## Entries shown

┏━━

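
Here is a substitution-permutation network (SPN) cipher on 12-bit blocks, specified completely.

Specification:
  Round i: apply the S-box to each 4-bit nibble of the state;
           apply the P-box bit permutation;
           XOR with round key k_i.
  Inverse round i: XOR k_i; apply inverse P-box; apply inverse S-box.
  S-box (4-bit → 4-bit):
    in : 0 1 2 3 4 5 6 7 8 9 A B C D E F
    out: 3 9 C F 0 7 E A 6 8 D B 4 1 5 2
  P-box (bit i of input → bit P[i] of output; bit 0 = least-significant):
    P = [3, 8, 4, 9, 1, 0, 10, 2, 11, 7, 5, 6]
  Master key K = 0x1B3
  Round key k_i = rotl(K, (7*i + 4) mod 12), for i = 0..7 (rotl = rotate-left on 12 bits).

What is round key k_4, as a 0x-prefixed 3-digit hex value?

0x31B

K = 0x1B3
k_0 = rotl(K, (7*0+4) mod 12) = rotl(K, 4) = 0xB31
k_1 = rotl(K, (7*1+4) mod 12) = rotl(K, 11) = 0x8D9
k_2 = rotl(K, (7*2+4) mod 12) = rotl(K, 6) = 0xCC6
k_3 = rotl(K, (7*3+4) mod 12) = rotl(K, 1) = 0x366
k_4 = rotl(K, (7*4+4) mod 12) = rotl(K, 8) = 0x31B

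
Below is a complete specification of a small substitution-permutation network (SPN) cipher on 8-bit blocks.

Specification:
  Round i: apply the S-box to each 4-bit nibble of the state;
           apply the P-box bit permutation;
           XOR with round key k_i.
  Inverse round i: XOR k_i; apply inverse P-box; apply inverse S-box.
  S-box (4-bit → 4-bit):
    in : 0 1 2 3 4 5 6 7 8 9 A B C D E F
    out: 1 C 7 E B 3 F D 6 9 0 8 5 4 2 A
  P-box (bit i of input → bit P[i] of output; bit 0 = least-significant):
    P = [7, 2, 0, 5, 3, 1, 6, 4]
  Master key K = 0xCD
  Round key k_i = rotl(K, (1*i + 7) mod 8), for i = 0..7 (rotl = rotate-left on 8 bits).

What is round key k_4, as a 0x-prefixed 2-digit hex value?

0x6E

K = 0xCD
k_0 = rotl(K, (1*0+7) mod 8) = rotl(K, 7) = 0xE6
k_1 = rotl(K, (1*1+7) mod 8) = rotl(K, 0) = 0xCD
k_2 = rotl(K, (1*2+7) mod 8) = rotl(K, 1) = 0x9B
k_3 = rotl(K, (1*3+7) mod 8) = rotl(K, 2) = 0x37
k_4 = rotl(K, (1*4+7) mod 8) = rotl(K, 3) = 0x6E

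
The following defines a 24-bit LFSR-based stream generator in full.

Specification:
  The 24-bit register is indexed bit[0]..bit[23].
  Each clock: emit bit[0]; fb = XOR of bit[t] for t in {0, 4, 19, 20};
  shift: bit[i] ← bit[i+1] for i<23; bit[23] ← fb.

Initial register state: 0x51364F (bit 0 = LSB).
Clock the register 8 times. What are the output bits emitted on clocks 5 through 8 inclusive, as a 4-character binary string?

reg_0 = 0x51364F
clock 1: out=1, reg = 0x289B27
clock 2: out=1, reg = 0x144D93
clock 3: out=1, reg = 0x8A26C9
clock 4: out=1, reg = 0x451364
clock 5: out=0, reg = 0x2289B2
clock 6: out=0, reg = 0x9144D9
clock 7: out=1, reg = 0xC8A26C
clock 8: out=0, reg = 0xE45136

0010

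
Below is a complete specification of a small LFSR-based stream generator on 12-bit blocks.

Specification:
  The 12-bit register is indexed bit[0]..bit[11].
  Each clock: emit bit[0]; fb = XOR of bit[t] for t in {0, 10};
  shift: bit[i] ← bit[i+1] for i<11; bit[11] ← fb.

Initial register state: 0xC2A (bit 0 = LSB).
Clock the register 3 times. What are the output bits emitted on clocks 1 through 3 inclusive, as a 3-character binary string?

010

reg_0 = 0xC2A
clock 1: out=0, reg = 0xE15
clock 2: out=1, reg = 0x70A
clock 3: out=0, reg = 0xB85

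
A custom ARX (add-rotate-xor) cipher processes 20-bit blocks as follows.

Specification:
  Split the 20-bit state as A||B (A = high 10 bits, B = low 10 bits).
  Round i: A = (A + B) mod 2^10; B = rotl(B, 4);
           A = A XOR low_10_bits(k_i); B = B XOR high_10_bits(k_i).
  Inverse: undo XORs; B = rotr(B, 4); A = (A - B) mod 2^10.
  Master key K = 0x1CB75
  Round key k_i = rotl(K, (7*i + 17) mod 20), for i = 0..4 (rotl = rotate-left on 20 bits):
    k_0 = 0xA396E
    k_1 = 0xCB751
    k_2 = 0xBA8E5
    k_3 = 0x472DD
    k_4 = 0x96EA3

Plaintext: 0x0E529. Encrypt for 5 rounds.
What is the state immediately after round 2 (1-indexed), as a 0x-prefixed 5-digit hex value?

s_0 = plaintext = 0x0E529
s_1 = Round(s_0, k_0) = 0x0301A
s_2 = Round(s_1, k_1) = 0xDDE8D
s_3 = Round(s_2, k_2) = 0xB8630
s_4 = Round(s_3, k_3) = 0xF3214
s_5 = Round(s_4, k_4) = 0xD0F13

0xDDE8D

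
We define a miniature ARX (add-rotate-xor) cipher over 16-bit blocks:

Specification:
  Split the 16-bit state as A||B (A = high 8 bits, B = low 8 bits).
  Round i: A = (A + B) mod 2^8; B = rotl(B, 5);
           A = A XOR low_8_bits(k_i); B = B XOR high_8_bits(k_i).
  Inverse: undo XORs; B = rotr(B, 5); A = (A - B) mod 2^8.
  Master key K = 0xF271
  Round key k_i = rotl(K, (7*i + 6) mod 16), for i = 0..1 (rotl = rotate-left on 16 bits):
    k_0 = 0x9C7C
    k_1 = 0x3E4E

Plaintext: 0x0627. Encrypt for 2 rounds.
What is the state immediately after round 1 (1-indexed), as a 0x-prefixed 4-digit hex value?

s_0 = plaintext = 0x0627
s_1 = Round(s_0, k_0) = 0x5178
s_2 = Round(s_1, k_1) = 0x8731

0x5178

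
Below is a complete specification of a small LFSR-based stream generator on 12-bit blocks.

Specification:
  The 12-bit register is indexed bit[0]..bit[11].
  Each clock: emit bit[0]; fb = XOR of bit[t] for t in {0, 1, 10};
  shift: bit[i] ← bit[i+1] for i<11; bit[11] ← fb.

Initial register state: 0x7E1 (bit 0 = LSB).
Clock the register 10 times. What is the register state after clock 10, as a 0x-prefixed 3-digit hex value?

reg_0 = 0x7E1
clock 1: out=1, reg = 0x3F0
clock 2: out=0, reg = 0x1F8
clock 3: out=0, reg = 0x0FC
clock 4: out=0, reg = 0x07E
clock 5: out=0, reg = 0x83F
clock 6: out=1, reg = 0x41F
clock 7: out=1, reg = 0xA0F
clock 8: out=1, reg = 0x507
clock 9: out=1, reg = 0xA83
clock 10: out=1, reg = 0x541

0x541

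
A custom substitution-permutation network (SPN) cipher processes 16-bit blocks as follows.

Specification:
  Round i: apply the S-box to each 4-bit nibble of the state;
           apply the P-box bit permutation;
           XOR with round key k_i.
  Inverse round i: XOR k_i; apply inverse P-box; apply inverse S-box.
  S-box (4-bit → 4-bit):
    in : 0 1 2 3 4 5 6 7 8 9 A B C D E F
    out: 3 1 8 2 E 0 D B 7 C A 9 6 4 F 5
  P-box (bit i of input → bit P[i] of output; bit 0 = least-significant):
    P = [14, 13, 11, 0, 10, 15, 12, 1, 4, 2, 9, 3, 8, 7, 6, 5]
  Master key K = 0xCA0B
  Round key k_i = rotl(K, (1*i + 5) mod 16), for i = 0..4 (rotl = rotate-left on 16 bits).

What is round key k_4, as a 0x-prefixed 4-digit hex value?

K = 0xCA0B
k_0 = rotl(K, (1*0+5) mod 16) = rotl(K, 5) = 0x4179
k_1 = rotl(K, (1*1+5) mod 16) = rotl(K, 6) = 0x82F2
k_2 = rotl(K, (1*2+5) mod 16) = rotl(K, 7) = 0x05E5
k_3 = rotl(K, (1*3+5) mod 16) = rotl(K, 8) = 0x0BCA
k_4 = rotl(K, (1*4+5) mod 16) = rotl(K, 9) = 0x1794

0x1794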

┗━━

Your answer should consist only of the lines from the one that holds "Master key K = 0xF271" to the end of the entries above, both ends included, each repeated exactly.

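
  Master key K = 0xF271
  Round key k_i = rotl(K, (7*i + 6) mod 16), for i = 0..1 (rotl = rotate-left on 16 bits):
    k_0 = 0x9C7C
    k_1 = 0x3E4E

Plaintext: 0x0627. Encrypt for 2 rounds.
What is the state immediately after round 1 (1-indexed), as a 0x-prefixed 4-digit hex value?

s_0 = plaintext = 0x0627
s_1 = Round(s_0, k_0) = 0x5178
s_2 = Round(s_1, k_1) = 0x8731

0x5178

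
Below is a complete specification of a small LFSR-based stream generator on 12-bit blocks.

Specification:
  The 12-bit register is indexed bit[0]..bit[11].
  Each clock: emit bit[0]; fb = XOR of bit[t] for t in {0, 1, 10};
  shift: bit[i] ← bit[i+1] for i<11; bit[11] ← fb.

Initial register state: 0x7E1 (bit 0 = LSB).
Clock the register 10 times. What is the register state after clock 10, as a 0x-prefixed 3-digit hex value?

reg_0 = 0x7E1
clock 1: out=1, reg = 0x3F0
clock 2: out=0, reg = 0x1F8
clock 3: out=0, reg = 0x0FC
clock 4: out=0, reg = 0x07E
clock 5: out=0, reg = 0x83F
clock 6: out=1, reg = 0x41F
clock 7: out=1, reg = 0xA0F
clock 8: out=1, reg = 0x507
clock 9: out=1, reg = 0xA83
clock 10: out=1, reg = 0x541

0x541

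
A custom substitution-permutation network (SPN) cipher processes 16-bit blocks as follows.

Specification:
  Round i: apply the S-box to each 4-bit nibble of the state;
           apply the P-box bit permutation;
           XOR with round key k_i.
  Inverse round i: XOR k_i; apply inverse P-box; apply inverse S-box.
  S-box (4-bit → 4-bit):
    in : 0 1 2 3 4 5 6 7 8 9 A B C D E F
    out: 3 1 8 2 E 0 D B 7 C A 9 6 4 F 5
  P-box (bit i of input → bit P[i] of output; bit 0 = least-significant):
    P = [14, 13, 11, 0, 10, 15, 12, 1, 4, 2, 9, 3, 8, 7, 6, 5]
  Master key K = 0xCA0B
  Round key k_i = rotl(K, (1*i + 5) mod 16), for i = 0..4 (rotl = rotate-left on 16 bits).

What is round key k_4, as a 0x-prefixed 4-digit hex value?

K = 0xCA0B
k_0 = rotl(K, (1*0+5) mod 16) = rotl(K, 5) = 0x4179
k_1 = rotl(K, (1*1+5) mod 16) = rotl(K, 6) = 0x82F2
k_2 = rotl(K, (1*2+5) mod 16) = rotl(K, 7) = 0x05E5
k_3 = rotl(K, (1*3+5) mod 16) = rotl(K, 8) = 0x0BCA
k_4 = rotl(K, (1*4+5) mod 16) = rotl(K, 9) = 0x1794

0x1794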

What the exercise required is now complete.